● PROVIDED ENTRIES
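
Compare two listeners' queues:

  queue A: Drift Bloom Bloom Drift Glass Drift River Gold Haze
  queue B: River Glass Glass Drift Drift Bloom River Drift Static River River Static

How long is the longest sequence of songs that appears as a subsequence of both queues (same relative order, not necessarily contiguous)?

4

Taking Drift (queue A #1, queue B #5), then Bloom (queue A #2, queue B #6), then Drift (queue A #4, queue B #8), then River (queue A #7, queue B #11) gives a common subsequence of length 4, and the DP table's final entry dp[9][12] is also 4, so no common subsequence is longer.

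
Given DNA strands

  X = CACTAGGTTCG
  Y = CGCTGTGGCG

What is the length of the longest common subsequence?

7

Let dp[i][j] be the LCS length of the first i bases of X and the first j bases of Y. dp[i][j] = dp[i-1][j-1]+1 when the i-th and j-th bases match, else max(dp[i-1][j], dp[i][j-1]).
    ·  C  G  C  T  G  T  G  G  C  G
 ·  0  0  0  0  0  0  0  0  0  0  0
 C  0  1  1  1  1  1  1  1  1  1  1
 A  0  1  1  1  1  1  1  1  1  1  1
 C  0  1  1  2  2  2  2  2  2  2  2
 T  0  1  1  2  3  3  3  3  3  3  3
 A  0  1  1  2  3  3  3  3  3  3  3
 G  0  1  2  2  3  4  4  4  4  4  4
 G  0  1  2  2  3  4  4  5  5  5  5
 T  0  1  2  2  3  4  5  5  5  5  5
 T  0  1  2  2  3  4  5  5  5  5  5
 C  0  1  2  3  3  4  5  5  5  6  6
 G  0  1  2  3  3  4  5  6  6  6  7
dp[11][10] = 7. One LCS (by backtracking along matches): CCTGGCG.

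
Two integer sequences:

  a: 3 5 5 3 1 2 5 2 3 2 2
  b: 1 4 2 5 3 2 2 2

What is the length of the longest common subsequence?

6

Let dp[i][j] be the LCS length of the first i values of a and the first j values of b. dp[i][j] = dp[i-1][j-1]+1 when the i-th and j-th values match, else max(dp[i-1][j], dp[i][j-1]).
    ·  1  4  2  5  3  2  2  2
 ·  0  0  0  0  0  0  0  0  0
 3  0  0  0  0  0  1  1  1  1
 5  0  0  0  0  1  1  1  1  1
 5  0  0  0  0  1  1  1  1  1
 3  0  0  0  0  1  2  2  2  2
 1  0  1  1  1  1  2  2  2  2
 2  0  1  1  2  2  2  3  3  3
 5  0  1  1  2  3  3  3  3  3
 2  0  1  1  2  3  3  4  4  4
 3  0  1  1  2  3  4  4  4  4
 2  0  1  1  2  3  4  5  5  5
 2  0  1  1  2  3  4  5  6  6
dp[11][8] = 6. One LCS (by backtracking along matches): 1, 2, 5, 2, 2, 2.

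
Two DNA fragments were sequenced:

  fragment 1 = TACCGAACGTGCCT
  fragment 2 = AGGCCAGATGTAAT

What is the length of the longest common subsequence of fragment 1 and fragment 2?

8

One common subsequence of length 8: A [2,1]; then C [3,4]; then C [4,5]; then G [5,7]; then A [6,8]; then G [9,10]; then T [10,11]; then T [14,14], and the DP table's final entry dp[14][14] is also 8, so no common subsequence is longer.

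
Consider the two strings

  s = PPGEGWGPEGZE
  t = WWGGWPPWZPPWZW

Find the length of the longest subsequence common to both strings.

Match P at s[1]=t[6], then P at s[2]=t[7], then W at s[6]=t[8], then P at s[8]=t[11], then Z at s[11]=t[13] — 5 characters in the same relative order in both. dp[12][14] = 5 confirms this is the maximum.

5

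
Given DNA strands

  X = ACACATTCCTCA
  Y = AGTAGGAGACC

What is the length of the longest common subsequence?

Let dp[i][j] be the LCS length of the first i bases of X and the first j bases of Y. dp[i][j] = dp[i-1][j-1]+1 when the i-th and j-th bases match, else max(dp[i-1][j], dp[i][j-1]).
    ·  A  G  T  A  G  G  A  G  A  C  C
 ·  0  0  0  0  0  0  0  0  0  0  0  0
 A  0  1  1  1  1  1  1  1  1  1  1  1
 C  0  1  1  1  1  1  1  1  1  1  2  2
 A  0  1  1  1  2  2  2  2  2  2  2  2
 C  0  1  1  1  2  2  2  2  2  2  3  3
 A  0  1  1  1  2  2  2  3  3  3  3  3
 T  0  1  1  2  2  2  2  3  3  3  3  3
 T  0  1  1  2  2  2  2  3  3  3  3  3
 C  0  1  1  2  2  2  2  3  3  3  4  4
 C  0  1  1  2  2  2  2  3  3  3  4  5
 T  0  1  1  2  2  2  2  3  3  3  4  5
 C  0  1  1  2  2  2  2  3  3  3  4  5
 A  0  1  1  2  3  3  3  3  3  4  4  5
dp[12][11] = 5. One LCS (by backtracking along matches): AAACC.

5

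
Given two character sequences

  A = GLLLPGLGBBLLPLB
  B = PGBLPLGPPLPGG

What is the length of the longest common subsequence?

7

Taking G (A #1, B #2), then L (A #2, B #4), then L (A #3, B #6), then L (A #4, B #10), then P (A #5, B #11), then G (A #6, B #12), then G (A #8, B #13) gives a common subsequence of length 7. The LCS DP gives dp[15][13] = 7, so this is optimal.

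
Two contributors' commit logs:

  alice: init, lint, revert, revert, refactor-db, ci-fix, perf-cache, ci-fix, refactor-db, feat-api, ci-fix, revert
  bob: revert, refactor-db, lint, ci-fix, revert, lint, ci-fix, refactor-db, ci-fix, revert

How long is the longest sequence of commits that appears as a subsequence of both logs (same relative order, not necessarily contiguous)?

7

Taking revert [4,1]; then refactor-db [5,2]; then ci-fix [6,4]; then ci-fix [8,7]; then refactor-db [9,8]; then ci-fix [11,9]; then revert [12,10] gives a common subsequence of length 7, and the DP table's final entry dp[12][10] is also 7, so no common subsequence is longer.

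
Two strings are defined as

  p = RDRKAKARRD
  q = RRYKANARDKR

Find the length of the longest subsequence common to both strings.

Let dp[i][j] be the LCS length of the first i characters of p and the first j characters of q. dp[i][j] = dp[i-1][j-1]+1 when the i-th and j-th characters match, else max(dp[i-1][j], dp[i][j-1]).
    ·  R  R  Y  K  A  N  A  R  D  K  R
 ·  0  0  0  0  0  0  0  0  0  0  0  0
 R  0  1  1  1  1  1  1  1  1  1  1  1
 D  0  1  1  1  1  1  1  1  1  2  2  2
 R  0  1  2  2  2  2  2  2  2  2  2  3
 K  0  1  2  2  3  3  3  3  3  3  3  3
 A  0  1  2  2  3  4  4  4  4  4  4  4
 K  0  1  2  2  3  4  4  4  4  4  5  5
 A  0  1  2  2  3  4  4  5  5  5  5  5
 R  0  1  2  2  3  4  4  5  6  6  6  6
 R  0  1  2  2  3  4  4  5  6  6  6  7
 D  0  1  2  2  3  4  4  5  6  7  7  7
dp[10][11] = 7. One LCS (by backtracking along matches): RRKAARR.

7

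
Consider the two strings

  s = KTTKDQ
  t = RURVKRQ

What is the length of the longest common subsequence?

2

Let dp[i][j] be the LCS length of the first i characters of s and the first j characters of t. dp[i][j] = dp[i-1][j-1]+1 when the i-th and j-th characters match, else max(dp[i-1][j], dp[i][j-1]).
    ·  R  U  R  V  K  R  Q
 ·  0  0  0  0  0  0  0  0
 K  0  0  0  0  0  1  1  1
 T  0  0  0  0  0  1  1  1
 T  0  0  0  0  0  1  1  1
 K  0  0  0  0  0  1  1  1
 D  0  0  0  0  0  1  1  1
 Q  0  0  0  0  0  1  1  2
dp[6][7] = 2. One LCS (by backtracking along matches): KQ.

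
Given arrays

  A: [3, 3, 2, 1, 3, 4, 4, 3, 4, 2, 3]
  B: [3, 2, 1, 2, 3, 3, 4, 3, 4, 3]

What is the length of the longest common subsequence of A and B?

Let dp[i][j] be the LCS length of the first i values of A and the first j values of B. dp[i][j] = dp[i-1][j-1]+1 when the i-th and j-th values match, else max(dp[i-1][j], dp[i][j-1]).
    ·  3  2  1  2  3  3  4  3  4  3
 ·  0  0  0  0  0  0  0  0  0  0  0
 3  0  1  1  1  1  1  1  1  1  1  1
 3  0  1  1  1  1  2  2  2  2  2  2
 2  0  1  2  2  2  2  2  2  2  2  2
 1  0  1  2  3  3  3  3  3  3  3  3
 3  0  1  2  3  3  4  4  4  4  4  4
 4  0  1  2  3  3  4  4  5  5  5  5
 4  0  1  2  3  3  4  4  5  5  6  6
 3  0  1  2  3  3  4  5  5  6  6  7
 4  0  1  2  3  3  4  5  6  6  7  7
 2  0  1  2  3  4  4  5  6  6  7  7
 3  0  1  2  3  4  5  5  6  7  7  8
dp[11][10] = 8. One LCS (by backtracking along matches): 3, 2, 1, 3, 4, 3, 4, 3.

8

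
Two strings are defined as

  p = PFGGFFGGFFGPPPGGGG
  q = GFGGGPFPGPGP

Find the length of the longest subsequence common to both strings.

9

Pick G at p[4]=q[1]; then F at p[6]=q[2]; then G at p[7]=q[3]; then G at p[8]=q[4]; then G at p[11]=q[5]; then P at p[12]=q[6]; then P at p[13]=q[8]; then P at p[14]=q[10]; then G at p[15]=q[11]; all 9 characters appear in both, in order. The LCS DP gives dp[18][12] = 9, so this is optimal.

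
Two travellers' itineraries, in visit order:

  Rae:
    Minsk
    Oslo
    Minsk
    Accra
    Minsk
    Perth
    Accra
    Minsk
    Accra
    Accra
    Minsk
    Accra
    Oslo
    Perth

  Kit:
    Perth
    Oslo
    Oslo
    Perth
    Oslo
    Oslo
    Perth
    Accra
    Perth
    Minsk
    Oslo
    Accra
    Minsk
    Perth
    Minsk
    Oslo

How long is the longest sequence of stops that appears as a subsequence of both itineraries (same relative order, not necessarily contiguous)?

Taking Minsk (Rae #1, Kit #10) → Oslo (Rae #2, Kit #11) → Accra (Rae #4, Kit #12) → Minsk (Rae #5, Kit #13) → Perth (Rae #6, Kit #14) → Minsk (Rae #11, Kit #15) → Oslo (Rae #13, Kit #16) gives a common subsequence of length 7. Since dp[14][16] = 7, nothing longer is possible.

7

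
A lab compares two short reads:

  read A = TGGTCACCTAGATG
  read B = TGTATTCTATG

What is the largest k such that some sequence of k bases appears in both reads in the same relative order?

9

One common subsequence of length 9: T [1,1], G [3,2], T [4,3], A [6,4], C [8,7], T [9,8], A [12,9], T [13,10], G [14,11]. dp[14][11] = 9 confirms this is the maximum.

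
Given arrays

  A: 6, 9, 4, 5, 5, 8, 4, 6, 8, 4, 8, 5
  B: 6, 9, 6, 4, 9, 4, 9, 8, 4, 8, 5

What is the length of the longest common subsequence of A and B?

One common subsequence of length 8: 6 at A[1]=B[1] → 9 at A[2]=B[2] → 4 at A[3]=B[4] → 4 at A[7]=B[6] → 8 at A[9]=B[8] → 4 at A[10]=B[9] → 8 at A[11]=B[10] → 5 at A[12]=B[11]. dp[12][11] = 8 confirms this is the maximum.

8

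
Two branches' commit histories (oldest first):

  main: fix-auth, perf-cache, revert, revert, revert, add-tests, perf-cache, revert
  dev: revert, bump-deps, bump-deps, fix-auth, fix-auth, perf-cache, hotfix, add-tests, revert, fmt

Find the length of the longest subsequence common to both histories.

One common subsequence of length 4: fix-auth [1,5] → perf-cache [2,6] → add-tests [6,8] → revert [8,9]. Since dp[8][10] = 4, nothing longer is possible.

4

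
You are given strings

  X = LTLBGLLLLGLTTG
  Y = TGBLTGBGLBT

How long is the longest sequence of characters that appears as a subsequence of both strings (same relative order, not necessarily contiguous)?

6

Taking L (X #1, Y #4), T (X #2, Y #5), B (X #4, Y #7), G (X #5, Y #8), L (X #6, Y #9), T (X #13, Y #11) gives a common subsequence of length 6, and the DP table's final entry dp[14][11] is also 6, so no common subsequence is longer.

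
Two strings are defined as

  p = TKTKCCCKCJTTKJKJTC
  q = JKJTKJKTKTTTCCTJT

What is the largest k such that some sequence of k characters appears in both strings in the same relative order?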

● ASSIGNED TASK
Find "Glass" in the preceding records. Copy each line that holds it.

● TASK SOLUTION
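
  queue A: Drift Bloom Bloom Drift Glass Drift River Gold Haze
  queue B: River Glass Glass Drift Drift Bloom River Drift Static River River Static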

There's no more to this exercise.